> _Exercise details_
Output, without any change, the listing below from its opening line up to and including the line with "A researcher mapped the lunch".

> _Given information_
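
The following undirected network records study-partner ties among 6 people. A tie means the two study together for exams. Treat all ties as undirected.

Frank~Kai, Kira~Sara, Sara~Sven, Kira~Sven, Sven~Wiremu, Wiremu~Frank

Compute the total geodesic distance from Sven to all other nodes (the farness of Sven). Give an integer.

8

Distances from Sven: Frank:2, Kai:3, Kira:1, Sara:1, Wiremu:1.
Sum = 2 + 3 + 1 + 1 + 1 = 8.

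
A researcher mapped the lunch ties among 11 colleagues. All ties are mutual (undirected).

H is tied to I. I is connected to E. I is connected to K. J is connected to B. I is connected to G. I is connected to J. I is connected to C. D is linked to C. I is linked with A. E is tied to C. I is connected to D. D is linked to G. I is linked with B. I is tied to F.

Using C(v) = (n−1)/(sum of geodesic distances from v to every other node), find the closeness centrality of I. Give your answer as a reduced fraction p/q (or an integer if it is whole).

1

Distances from I: A:1, B:1, C:1, D:1, E:1, F:1, G:1, H:1, J:1, K:1. Sum = 10.
n = 11, so closeness = 10/10 = 1.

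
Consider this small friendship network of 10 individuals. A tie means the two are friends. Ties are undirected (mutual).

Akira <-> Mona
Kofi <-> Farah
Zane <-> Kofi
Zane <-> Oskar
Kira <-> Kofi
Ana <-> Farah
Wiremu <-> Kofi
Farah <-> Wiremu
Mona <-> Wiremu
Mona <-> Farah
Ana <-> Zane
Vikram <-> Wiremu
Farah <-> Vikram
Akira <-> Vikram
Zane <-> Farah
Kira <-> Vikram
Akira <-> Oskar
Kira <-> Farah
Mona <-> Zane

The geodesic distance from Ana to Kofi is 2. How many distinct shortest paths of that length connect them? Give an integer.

2

The shortest distance is 2. The length-2 paths are: Ana–Zane–Kofi; Ana–Farah–Kofi.
That gives 2 distinct shortest paths.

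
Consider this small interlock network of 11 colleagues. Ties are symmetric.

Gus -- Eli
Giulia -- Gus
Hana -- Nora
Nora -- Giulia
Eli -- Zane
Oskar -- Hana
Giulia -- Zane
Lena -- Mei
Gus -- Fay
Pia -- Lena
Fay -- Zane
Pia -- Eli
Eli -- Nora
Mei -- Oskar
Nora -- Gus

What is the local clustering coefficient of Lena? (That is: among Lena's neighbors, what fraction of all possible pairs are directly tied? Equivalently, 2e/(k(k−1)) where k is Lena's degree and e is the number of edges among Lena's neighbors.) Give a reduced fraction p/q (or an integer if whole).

0

Lena's neighbors: Mei and Pia (k = 2).
Possible neighbor pairs: C(2,2) = 1. Edges among them: none → e = 0.
Clustering(Lena) = 0/1.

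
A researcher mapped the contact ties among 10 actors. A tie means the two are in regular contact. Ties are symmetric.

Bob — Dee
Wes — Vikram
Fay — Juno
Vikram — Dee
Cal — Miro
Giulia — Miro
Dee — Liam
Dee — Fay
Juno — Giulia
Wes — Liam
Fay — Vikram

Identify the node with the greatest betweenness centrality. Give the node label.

Fay

Unnormalized betweenness of each node: Bob:0, Cal:0, Dee:27/2, Fay:20, Giulia:14, Juno:18, Liam:1, Miro:8, Vikram:6, Wes:1/2.
Fay has the largest value, 20, making it the main broker — the node through which the most shortest paths run.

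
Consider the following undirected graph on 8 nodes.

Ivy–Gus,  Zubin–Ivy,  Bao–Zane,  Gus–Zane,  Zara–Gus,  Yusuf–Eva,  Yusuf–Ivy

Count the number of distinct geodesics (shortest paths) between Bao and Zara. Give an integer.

1

The shortest distance is 3, and the only length-3 path is Bao–Zane–Gus–Zara. So there is exactly 1 shortest path.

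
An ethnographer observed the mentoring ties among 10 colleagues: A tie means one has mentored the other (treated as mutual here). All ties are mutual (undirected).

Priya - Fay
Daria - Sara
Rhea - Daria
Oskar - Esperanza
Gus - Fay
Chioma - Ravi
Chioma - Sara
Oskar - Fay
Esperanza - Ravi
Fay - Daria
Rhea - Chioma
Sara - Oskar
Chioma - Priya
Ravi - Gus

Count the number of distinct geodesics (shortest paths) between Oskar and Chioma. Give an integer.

1

The shortest distance is 2, and the only length-2 path is Oskar–Sara–Chioma. So there is exactly 1 shortest path.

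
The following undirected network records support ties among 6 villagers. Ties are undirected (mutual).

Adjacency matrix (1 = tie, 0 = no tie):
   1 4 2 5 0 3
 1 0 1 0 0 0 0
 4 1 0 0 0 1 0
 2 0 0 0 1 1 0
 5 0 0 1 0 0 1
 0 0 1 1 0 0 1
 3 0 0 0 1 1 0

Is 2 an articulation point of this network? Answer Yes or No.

No

Even without 2, every remaining node can still reach every other (the residual graph is connected), so 2 is not a cut vertex.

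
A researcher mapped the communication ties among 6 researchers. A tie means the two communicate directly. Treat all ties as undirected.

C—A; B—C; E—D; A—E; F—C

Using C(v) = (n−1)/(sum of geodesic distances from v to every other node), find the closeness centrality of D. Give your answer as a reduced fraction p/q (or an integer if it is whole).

Distances from D: A:2, B:4, C:3, E:1, F:4. Sum = 14.
n = 6, so closeness = 5/14.

5/14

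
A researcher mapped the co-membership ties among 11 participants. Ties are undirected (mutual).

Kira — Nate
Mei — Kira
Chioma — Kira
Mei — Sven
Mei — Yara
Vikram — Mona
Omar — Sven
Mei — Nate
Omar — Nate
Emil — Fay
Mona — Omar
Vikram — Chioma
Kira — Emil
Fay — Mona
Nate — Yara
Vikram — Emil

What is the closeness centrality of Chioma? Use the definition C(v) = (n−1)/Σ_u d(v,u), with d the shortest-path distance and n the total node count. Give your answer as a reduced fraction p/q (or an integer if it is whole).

Distances from Chioma: Emil:2, Fay:3, Kira:1, Mei:2, Mona:2, Nate:2, Omar:3, Sven:3, Vikram:1, Yara:3. Sum = 22.
n = 11, so closeness = 10/22 = 5/11.

5/11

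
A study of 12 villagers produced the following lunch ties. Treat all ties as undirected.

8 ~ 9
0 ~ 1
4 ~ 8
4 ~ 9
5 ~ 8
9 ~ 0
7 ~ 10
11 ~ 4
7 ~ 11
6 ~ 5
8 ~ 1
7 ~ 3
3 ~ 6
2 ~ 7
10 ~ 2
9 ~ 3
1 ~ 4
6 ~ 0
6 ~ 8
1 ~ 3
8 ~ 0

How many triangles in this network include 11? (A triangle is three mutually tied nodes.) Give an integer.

0

11's neighbors are 4 and 7, but none of them are tied to each other, so no triangle contains 11.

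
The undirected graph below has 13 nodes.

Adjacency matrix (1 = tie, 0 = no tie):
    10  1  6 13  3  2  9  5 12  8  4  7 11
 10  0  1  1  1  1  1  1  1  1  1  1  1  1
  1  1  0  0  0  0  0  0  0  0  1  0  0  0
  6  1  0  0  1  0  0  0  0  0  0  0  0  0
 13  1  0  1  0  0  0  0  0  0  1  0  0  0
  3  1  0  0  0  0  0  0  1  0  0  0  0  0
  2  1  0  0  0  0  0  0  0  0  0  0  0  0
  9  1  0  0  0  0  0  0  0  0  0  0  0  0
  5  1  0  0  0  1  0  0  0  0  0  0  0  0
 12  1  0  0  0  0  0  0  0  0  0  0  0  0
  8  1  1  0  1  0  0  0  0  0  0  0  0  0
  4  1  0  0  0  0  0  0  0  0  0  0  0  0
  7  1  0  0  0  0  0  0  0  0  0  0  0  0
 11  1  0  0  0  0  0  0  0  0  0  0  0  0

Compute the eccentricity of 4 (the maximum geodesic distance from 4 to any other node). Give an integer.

Distances from 4: 1:2, 2:2, 3:2, 5:2, 6:2, 7:2, 8:2, 9:2, 10:1, 11:2, 12:2, 13:2.
The largest is 2 (to 1, 6, 13, 3, 2, 9, 5, 12, 8, 7, and 11), so the eccentricity of 4 is 2.

2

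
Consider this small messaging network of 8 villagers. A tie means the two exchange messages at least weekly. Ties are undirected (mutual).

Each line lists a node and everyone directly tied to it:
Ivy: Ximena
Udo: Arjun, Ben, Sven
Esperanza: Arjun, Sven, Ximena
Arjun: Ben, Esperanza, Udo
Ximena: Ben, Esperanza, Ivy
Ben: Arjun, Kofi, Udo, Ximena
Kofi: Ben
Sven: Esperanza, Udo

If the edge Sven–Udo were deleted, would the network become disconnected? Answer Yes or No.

Even without that edge, Sven still reaches Udo via Sven – Esperanza – Arjun – Udo, so the network stays connected. Not a bridge.

No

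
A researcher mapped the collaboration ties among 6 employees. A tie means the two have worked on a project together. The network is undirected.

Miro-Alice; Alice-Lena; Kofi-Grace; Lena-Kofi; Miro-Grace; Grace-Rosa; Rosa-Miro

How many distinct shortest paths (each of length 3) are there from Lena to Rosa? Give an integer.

The shortest distance is 3. The length-3 paths are: Lena–Kofi–Grace–Rosa; Lena–Alice–Miro–Rosa.
That gives 2 distinct shortest paths.

2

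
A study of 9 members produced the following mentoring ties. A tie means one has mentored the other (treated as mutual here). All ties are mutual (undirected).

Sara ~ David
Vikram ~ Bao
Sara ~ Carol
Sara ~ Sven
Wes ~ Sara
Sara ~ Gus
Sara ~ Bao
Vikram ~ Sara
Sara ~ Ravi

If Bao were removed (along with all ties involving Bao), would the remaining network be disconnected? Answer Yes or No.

Even without Bao, every remaining node can still reach every other (the residual graph is connected), so Bao is not a cut vertex.

No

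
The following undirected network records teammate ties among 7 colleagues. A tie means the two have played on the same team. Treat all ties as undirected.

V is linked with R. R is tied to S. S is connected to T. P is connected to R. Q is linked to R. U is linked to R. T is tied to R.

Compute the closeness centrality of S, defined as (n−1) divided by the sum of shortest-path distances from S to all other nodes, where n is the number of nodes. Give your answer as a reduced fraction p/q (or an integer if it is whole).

3/5

Distances from S: P:2, Q:2, R:1, T:1, U:2, V:2. Sum = 10.
n = 7, so closeness = 6/10 = 3/5.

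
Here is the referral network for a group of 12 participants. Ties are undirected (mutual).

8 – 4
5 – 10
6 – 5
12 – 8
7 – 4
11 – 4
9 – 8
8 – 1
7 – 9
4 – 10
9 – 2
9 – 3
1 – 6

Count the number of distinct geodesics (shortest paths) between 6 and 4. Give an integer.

2

The shortest distance is 3. The length-3 paths are: 6–1–8–4; 6–5–10–4.
That gives 2 distinct shortest paths.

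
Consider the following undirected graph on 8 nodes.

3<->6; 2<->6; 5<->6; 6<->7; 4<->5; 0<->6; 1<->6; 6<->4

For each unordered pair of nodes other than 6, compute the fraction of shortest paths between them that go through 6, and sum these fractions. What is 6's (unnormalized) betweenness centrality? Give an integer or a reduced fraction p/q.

20

Pairs whose geodesics pass through 6 — 2–1: 1; 2–4: 1; 2–0: 1; 2–5: 1; 2–3: 1; 2–7: 1; 1–4: 1; 1–0: 1; 1–5: 1; 1–3: 1; 1–7: 1; 4–0: 1; 4–3: 1; 4–7: 1 … (+6 more pairs).
All other pairs contribute 0.
Summing the contributions gives betweenness(6) = 20.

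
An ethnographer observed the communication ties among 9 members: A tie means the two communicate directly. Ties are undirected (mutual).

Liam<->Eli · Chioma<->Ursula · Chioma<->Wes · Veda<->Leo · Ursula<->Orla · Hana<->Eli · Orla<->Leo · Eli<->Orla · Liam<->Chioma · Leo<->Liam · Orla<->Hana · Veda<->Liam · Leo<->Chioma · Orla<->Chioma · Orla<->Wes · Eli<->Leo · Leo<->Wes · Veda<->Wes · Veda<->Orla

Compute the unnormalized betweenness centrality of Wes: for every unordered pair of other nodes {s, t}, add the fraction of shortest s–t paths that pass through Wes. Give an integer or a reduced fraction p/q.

Pairs whose geodesics pass through Wes — Chioma–Veda: 1/4.
All other pairs contribute 0.
Summing the contributions gives betweenness(Wes) = 1/4.

1/4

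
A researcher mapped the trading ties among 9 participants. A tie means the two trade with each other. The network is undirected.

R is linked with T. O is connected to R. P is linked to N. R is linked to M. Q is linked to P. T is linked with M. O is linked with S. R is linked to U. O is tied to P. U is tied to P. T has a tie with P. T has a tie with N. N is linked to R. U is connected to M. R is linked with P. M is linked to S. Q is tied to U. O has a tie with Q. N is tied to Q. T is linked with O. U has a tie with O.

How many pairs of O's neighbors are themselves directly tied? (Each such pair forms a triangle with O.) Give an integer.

O's neighbors: P, Q, R, S, T, and U.
Neighbor pairs that are themselves tied: O–P–Q; O–P–R; O–P–T; O–P–U; O–Q–U; O–R–T; O–R–U. Each forms one triangle with O, for 7 in total.

7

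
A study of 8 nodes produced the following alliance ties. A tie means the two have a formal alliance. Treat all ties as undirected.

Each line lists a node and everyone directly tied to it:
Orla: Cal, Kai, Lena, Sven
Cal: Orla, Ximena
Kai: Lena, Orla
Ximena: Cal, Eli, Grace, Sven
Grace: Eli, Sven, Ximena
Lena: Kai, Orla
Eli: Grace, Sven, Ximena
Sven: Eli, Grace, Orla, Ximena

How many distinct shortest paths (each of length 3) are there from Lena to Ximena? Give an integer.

The shortest distance is 3. The length-3 paths are: Lena–Orla–Cal–Ximena; Lena–Orla–Sven–Ximena.
That gives 2 distinct shortest paths.

2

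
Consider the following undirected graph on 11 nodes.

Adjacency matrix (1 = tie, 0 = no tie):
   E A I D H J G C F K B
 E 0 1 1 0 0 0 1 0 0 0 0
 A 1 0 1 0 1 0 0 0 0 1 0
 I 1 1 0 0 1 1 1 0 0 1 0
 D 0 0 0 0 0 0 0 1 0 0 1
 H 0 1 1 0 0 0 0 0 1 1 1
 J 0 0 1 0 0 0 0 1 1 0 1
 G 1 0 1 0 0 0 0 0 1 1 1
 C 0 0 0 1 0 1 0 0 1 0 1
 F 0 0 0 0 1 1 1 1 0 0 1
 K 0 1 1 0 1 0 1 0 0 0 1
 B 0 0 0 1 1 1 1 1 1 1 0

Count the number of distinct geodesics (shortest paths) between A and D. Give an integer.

The shortest distance is 3. The length-3 paths are: A–H–B–D; A–K–B–D.
That gives 2 distinct shortest paths.

2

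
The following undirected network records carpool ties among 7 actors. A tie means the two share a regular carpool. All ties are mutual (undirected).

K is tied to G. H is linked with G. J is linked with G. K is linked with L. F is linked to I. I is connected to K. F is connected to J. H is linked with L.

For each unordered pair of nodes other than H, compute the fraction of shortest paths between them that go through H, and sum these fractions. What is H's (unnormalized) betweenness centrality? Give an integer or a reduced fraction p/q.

Pairs whose geodesics pass through H — J–L: 1/2; G–L: 1/2.
All other pairs contribute 0.
Summing the contributions gives betweenness(H) = 1.

1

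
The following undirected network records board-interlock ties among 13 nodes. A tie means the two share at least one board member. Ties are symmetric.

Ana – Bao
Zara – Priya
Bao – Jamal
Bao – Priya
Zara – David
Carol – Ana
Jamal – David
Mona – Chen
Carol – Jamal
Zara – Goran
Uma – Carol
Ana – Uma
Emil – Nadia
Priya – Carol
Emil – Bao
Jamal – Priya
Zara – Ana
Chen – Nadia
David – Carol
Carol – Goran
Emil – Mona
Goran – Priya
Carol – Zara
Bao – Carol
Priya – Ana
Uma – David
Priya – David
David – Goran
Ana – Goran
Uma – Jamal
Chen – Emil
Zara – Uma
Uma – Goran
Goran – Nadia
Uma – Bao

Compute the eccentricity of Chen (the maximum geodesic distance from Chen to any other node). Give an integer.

Distances from Chen: Ana:3, Bao:2, Carol:3, David:3, Emil:1, Goran:2, Jamal:3, Mona:1, Nadia:1, Priya:3, Uma:3, Zara:3.
The largest is 3 (to Uma, Priya, Carol, Ana, Jamal, David, and Zara), so the eccentricity of Chen is 3.

3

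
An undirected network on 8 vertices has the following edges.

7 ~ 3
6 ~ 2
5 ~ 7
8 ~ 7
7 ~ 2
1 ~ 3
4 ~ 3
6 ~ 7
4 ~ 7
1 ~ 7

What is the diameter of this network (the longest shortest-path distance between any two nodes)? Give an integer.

2

Eccentricity of each node (its greatest distance to any other): 1:2, 2:2, 3:2, 4:2, 5:2, 6:2, 7:1, 8:2.
The maximum eccentricity is 2, realized for instance by the pair 1–5 via 1 – 7 – 5. So the diameter is 2.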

> _Response below_
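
The following undirected network records study-partner ties among 6 people. A tie means the two study together for exams. Treat all ties as undirected.

Frank~Kai, Kira~Sara, Sara~Sven, Kira~Sven, Sven~Wiremu, Wiremu~Frank

Compute the total geodesic distance from Sven to all other nodes (the farness of Sven). Give an integer.

8

Distances from Sven: Frank:2, Kai:3, Kira:1, Sara:1, Wiremu:1.
Sum = 2 + 3 + 1 + 1 + 1 = 8.

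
A researcher mapped the lunch ties among 11 colleagues. All ties are mutual (undirected).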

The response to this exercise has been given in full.